*** Opening of Dataset records ***

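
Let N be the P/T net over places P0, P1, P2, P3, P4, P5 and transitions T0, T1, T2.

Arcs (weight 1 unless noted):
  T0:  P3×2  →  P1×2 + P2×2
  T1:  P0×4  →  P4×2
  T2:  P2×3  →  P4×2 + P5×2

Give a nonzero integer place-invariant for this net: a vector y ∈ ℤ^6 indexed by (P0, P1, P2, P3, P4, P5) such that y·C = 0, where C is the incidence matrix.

Incidence matrix C (rows=places, cols=transitions):
       T0   T1   T2
   P0   0   -4    0
   P1   2    0    0
   P2   2    0   -3
   P3  -2    0    0
   P4   0    2    2
   P5   0    0    2

Candidate y = [0, 1, 0, 1, 0, 0]; check y·C column-wise:
  col T0: 1·2 + 0·2 + 1·-2 = 0
  col T1: 0·-4 + 1·0 + 1·0 + 0·2 = 0
  col T2: 1·0 + 0·-3 + 1·0 + 0·2 + 0·2 = 0

y = (P0:0, P1:1, P2:0, P3:1, P4:0, P5:0)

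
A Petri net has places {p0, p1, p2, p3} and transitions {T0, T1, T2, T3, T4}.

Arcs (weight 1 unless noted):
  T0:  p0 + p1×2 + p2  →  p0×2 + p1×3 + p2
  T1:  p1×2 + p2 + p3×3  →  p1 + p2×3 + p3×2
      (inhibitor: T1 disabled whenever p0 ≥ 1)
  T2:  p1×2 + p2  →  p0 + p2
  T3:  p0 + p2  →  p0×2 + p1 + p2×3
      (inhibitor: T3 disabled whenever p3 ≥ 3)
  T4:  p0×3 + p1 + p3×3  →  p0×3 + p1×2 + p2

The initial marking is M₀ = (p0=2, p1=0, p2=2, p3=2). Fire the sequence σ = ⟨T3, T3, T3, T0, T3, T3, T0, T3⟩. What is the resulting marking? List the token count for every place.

step 1: fire T3:  (p0=2, p1=0, p2=2, p3=2) → (p0=3, p1=1, p2=4, p3=2)
step 2: fire T3:  (p0=3, p1=1, p2=4, p3=2) → (p0=4, p1=2, p2=6, p3=2)
step 3: fire T3:  (p0=4, p1=2, p2=6, p3=2) → (p0=5, p1=3, p2=8, p3=2)
step 4: fire T0:  (p0=5, p1=3, p2=8, p3=2) → (p0=6, p1=4, p2=8, p3=2)
step 5: fire T3:  (p0=6, p1=4, p2=8, p3=2) → (p0=7, p1=5, p2=10, p3=2)
step 6: fire T3:  (p0=7, p1=5, p2=10, p3=2) → (p0=8, p1=6, p2=12, p3=2)
step 7: fire T0:  (p0=8, p1=6, p2=12, p3=2) → (p0=9, p1=7, p2=12, p3=2)
step 8: fire T3:  (p0=9, p1=7, p2=12, p3=2) → (p0=10, p1=8, p2=14, p3=2)

(p0=10, p1=8, p2=14, p3=2)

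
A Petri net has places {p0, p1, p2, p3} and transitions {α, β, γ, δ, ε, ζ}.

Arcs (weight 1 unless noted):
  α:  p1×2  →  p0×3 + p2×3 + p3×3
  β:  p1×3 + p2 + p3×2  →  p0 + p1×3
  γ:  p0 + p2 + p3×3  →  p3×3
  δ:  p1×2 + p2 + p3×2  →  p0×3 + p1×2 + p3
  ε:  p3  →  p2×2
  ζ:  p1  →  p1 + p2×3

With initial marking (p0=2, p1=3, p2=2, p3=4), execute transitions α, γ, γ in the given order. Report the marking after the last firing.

step 1: fire α:  (p0=2, p1=3, p2=2, p3=4) → (p0=5, p1=1, p2=5, p3=7)
step 2: fire γ:  (p0=5, p1=1, p2=5, p3=7) → (p0=4, p1=1, p2=4, p3=7)
step 3: fire γ:  (p0=4, p1=1, p2=4, p3=7) → (p0=3, p1=1, p2=3, p3=7)

(p0=3, p1=1, p2=3, p3=7)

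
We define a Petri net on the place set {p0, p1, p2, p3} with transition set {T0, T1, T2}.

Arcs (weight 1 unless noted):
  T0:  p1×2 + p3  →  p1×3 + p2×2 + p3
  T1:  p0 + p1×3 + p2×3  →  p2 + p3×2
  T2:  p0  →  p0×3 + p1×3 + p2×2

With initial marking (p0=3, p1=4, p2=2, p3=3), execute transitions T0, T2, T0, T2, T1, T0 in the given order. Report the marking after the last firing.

step 1: fire T0:  (p0=3, p1=4, p2=2, p3=3) → (p0=3, p1=5, p2=4, p3=3)
step 2: fire T2:  (p0=3, p1=5, p2=4, p3=3) → (p0=5, p1=8, p2=6, p3=3)
step 3: fire T0:  (p0=5, p1=8, p2=6, p3=3) → (p0=5, p1=9, p2=8, p3=3)
step 4: fire T2:  (p0=5, p1=9, p2=8, p3=3) → (p0=7, p1=12, p2=10, p3=3)
step 5: fire T1:  (p0=7, p1=12, p2=10, p3=3) → (p0=6, p1=9, p2=8, p3=5)
step 6: fire T0:  (p0=6, p1=9, p2=8, p3=5) → (p0=6, p1=10, p2=10, p3=5)

(p0=6, p1=10, p2=10, p3=5)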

*** Close of Dataset records ***

Aim of the exercise: Could you copy out all of the records above exactly?

Problem solution:
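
Let N be the P/T net over places P0, P1, P2, P3, P4, P5 and transitions T0, T1, T2.

Arcs (weight 1 unless noted):
  T0:  P3×2  →  P1×2 + P2×2
  T1:  P0×4  →  P4×2
  T2:  P2×3  →  P4×2 + P5×2

Give a nonzero integer place-invariant for this net: a vector y ∈ ℤ^6 indexed by (P0, P1, P2, P3, P4, P5) such that y·C = 0, where C is the incidence matrix.

Incidence matrix C (rows=places, cols=transitions):
       T0   T1   T2
   P0   0   -4    0
   P1   2    0    0
   P2   2    0   -3
   P3  -2    0    0
   P4   0    2    2
   P5   0    0    2

Candidate y = [0, 1, 0, 1, 0, 0]; check y·C column-wise:
  col T0: 1·2 + 0·2 + 1·-2 = 0
  col T1: 0·-4 + 1·0 + 1·0 + 0·2 = 0
  col T2: 1·0 + 0·-3 + 1·0 + 0·2 + 0·2 = 0

y = (P0:0, P1:1, P2:0, P3:1, P4:0, P5:0)

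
A Petri net has places {p0, p1, p2, p3} and transitions {T0, T1, T2, T3, T4}.

Arcs (weight 1 unless noted):
  T0:  p0 + p1×2 + p2  →  p0×2 + p1×3 + p2
  T1:  p1×2 + p2 + p3×3  →  p1 + p2×3 + p3×2
      (inhibitor: T1 disabled whenever p0 ≥ 1)
  T2:  p1×2 + p2  →  p0 + p2
  T3:  p0 + p2  →  p0×2 + p1 + p2×3
      (inhibitor: T3 disabled whenever p3 ≥ 3)
  T4:  p0×3 + p1 + p3×3  →  p0×3 + p1×2 + p2

The initial marking is M₀ = (p0=2, p1=0, p2=2, p3=2). Fire the sequence σ = ⟨T3, T3, T3, T0, T3, T3, T0, T3⟩. What is the resulting marking? List the token count for every place.

step 1: fire T3:  (p0=2, p1=0, p2=2, p3=2) → (p0=3, p1=1, p2=4, p3=2)
step 2: fire T3:  (p0=3, p1=1, p2=4, p3=2) → (p0=4, p1=2, p2=6, p3=2)
step 3: fire T3:  (p0=4, p1=2, p2=6, p3=2) → (p0=5, p1=3, p2=8, p3=2)
step 4: fire T0:  (p0=5, p1=3, p2=8, p3=2) → (p0=6, p1=4, p2=8, p3=2)
step 5: fire T3:  (p0=6, p1=4, p2=8, p3=2) → (p0=7, p1=5, p2=10, p3=2)
step 6: fire T3:  (p0=7, p1=5, p2=10, p3=2) → (p0=8, p1=6, p2=12, p3=2)
step 7: fire T0:  (p0=8, p1=6, p2=12, p3=2) → (p0=9, p1=7, p2=12, p3=2)
step 8: fire T3:  (p0=9, p1=7, p2=12, p3=2) → (p0=10, p1=8, p2=14, p3=2)

(p0=10, p1=8, p2=14, p3=2)

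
A Petri net has places {p0, p1, p2, p3} and transitions {α, β, γ, δ, ε, ζ}.

Arcs (weight 1 unless noted):
  α:  p1×2  →  p0×3 + p2×3 + p3×3
  β:  p1×3 + p2 + p3×2  →  p0 + p1×3
  γ:  p0 + p2 + p3×3  →  p3×3
  δ:  p1×2 + p2 + p3×2  →  p0×3 + p1×2 + p3
  ε:  p3  →  p2×2
  ζ:  p1  →  p1 + p2×3

With initial marking (p0=2, p1=3, p2=2, p3=4), execute transitions α, γ, γ in the given order. Report the marking after the last firing.

step 1: fire α:  (p0=2, p1=3, p2=2, p3=4) → (p0=5, p1=1, p2=5, p3=7)
step 2: fire γ:  (p0=5, p1=1, p2=5, p3=7) → (p0=4, p1=1, p2=4, p3=7)
step 3: fire γ:  (p0=4, p1=1, p2=4, p3=7) → (p0=3, p1=1, p2=3, p3=7)

(p0=3, p1=1, p2=3, p3=7)

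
We define a Petri net on the place set {p0, p1, p2, p3} with transition set {T0, T1, T2}.

Arcs (weight 1 unless noted):
  T0:  p1×2 + p3  →  p1×3 + p2×2 + p3
  T1:  p0 + p1×3 + p2×3  →  p2 + p3×2
  T2:  p0  →  p0×3 + p1×3 + p2×2

With initial marking (p0=3, p1=4, p2=2, p3=3), execute transitions T0, T2, T0, T2, T1, T0 in the given order. Report the marking after the last firing.

step 1: fire T0:  (p0=3, p1=4, p2=2, p3=3) → (p0=3, p1=5, p2=4, p3=3)
step 2: fire T2:  (p0=3, p1=5, p2=4, p3=3) → (p0=5, p1=8, p2=6, p3=3)
step 3: fire T0:  (p0=5, p1=8, p2=6, p3=3) → (p0=5, p1=9, p2=8, p3=3)
step 4: fire T2:  (p0=5, p1=9, p2=8, p3=3) → (p0=7, p1=12, p2=10, p3=3)
step 5: fire T1:  (p0=7, p1=12, p2=10, p3=3) → (p0=6, p1=9, p2=8, p3=5)
step 6: fire T0:  (p0=6, p1=9, p2=8, p3=5) → (p0=6, p1=10, p2=10, p3=5)

(p0=6, p1=10, p2=10, p3=5)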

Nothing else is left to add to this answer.